• [WORK INSTRUCTION] Restate every record that follows, keeping it exact.
──────── RECORDS PROVIDED ────────
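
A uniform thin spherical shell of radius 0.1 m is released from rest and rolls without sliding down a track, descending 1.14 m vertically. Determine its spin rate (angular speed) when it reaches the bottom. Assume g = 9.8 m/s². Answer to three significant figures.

ω ≈ 36.6 rad/s

The moment of inertia is (2/3)MR², giving k ≡ I/(MR²) = 2/3.
The rolling condition ω = v/R makes the rotational term ½I(v/R)² = ½kMv², so KE_total = ½(1+k)Mv² = (5/6)Mv².
Energy conservation Mgh = ½(1+k)Mv² gives v = √(2gh/(1+k)) = √(2 × 9.8 × 1.14 / 1.667) = 3.661 m/s.
The angular speed follows from ω = v/R = 3.661/0.1 ≈ 36.6 rad/s.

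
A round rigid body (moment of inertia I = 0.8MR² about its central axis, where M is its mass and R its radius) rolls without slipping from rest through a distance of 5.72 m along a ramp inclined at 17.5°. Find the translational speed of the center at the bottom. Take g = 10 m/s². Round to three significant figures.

v ≈ 4.37 m/s

The moment of inertia is 0.8MR², giving k ≡ I/(MR²) = 0.8.
The rolling condition ω = v/R makes the rotational term ½I(v/R)² = ½kMv², so KE_total = ½(1+k)Mv² = (9/10)Mv².
The vertical drop is h = L sinθ = 5.72 × sin17.5° = 1.72 m.
Energy conservation: Mgh = (9/10)Mv², so v = √(2gh/(1+k)) = √(2 × 10 × 1.72 / 1.8) ≈ 4.37 m/s.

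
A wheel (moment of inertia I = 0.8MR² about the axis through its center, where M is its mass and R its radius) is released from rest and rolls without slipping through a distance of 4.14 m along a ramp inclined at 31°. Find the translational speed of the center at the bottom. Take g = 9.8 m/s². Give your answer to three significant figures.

v ≈ 4.82 m/s

Here I = 0.8MR², so the shape factor k = I/(MR²) = 0.8.
Rolling without slipping gives ω = v/R, so the total kinetic energy is ½Mv² + ½Iω² = ½(1+k)Mv² = (9/10)Mv².
The vertical drop is h = L sinθ = 4.14 × sin31° = 2.132 m.
Energy conservation: Mgh = (9/10)Mv², so v = √(2gh/(1+k)) = √(2 × 9.8 × 2.132 / 1.8) ≈ 4.82 m/s.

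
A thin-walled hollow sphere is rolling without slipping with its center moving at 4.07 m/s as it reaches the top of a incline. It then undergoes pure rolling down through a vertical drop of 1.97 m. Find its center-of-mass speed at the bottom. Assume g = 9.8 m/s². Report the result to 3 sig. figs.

Here I = (2/3)MR², so the shape factor k = I/(MR²) = 2/3.
The rolling condition ω = v/R makes the rotational term ½I(v/R)² = ½kMv², so KE_total = ½(1+k)Mv² = (5/6)Mv².
Conserving energy between top and bottom: (5/6)Mv² = (5/6)Mv₀² + Mgh, hence v² = v₀² + 2gh/(1+k).
v = √(4.07² + 2×9.8×1.97/1.667) = √39.73 ≈ 6.30 m/s.

v ≈ 6.30 m/s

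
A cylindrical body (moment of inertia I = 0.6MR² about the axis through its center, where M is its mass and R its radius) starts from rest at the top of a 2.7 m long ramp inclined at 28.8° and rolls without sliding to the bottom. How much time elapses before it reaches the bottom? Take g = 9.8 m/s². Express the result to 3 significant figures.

For this body I = 0.6MR², i.e. k = I/(MR²) = 0.6.
Along the incline Mg sinθ − f = Ma, and torque about the center fR = Iα = kMR²(a/R) gives f = kMa.
Hence a = g sinθ/(1+k) = 9.8×sin28.8°/1.6 = 2.951 m/s².
Starting from rest, L = ½at², so t = √(2L/a) = √(2×2.7/2.951) ≈ 1.35 s.

t ≈ 1.35 s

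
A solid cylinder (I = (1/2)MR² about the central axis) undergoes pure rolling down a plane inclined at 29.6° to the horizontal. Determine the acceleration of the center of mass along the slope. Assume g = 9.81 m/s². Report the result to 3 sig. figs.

a ≈ 3.23 m/s²

Here I = (1/2)MR², so the shape factor k = I/(MR²) = 0.5.
Newton's second law down the slope: Mg sinθ − f = Ma. The torque equation fR = Iα (with α = a/R) gives f = kMa.
Eliminating f: Mg sinθ = (1+k)Ma, so a = g sinθ/(1+k) = 9.81 × sin29.6° / 1.5 ≈ 3.23 m/s².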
────────
• [ANSWER TO THE EXERCISE]
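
A uniform thin spherical shell of radius 0.1 m is released from rest and rolls without sliding down a track, descending 1.14 m vertically. Determine its spin rate (angular speed) when it reaches the bottom. Assume g = 9.8 m/s². Answer to three significant figures.

ω ≈ 36.6 rad/s

The moment of inertia is (2/3)MR², giving k ≡ I/(MR²) = 2/3.
The rolling condition ω = v/R makes the rotational term ½I(v/R)² = ½kMv², so KE_total = ½(1+k)Mv² = (5/6)Mv².
Energy conservation Mgh = ½(1+k)Mv² gives v = √(2gh/(1+k)) = √(2 × 9.8 × 1.14 / 1.667) = 3.661 m/s.
The angular speed follows from ω = v/R = 3.661/0.1 ≈ 36.6 rad/s.

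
A round rigid body (moment of inertia I = 0.8MR² about its central axis, where M is its mass and R its radius) rolls without slipping from rest through a distance of 5.72 m along a ramp inclined at 17.5°. Find the translational speed of the center at the bottom. Take g = 10 m/s². Round to three significant figures.

v ≈ 4.37 m/s

The moment of inertia is 0.8MR², giving k ≡ I/(MR²) = 0.8.
The rolling condition ω = v/R makes the rotational term ½I(v/R)² = ½kMv², so KE_total = ½(1+k)Mv² = (9/10)Mv².
The vertical drop is h = L sinθ = 5.72 × sin17.5° = 1.72 m.
Energy conservation: Mgh = (9/10)Mv², so v = √(2gh/(1+k)) = √(2 × 10 × 1.72 / 1.8) ≈ 4.37 m/s.

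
A wheel (moment of inertia I = 0.8MR² about the axis through its center, where M is its mass and R its radius) is released from rest and rolls without slipping through a distance of 4.14 m along a ramp inclined at 31°. Find the translational speed of the center at the bottom. Take g = 9.8 m/s². Give your answer to three significant figures.

v ≈ 4.82 m/s

Here I = 0.8MR², so the shape factor k = I/(MR²) = 0.8.
Rolling without slipping gives ω = v/R, so the total kinetic energy is ½Mv² + ½Iω² = ½(1+k)Mv² = (9/10)Mv².
The vertical drop is h = L sinθ = 4.14 × sin31° = 2.132 m.
Energy conservation: Mgh = (9/10)Mv², so v = √(2gh/(1+k)) = √(2 × 9.8 × 2.132 / 1.8) ≈ 4.82 m/s.

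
A thin-walled hollow sphere is rolling without slipping with its center moving at 4.07 m/s as it reaches the top of a incline. It then undergoes pure rolling down through a vertical drop of 1.97 m. Find its center-of-mass speed at the bottom. Assume g = 9.8 m/s². Report the result to 3 sig. figs.

Here I = (2/3)MR², so the shape factor k = I/(MR²) = 2/3.
The rolling condition ω = v/R makes the rotational term ½I(v/R)² = ½kMv², so KE_total = ½(1+k)Mv² = (5/6)Mv².
Conserving energy between top and bottom: (5/6)Mv² = (5/6)Mv₀² + Mgh, hence v² = v₀² + 2gh/(1+k).
v = √(4.07² + 2×9.8×1.97/1.667) = √39.73 ≈ 6.30 m/s.

v ≈ 6.30 m/s

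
A cylindrical body (moment of inertia I = 0.6MR² about the axis through its center, where M is its mass and R its radius) starts from rest at the top of a 2.7 m long ramp inclined at 28.8° and rolls without sliding to the bottom. How much time elapses before it reaches the bottom? Take g = 9.8 m/s². Express the result to 3 significant figures.

For this body I = 0.6MR², i.e. k = I/(MR²) = 0.6.
Along the incline Mg sinθ − f = Ma, and torque about the center fR = Iα = kMR²(a/R) gives f = kMa.
Hence a = g sinθ/(1+k) = 9.8×sin28.8°/1.6 = 2.951 m/s².
Starting from rest, L = ½at², so t = √(2L/a) = √(2×2.7/2.951) ≈ 1.35 s.

t ≈ 1.35 s

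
A solid cylinder (I = (1/2)MR² about the central axis) undergoes pure rolling down a plane inclined at 29.6° to the horizontal. Determine the acceleration of the center of mass along the slope. Assume g = 9.81 m/s². Report the result to 3 sig. figs.

a ≈ 3.23 m/s²

Here I = (1/2)MR², so the shape factor k = I/(MR²) = 0.5.
Newton's second law down the slope: Mg sinθ − f = Ma. The torque equation fR = Iα (with α = a/R) gives f = kMa.
Eliminating f: Mg sinθ = (1+k)Ma, so a = g sinθ/(1+k) = 9.81 × sin29.6° / 1.5 ≈ 3.23 m/s².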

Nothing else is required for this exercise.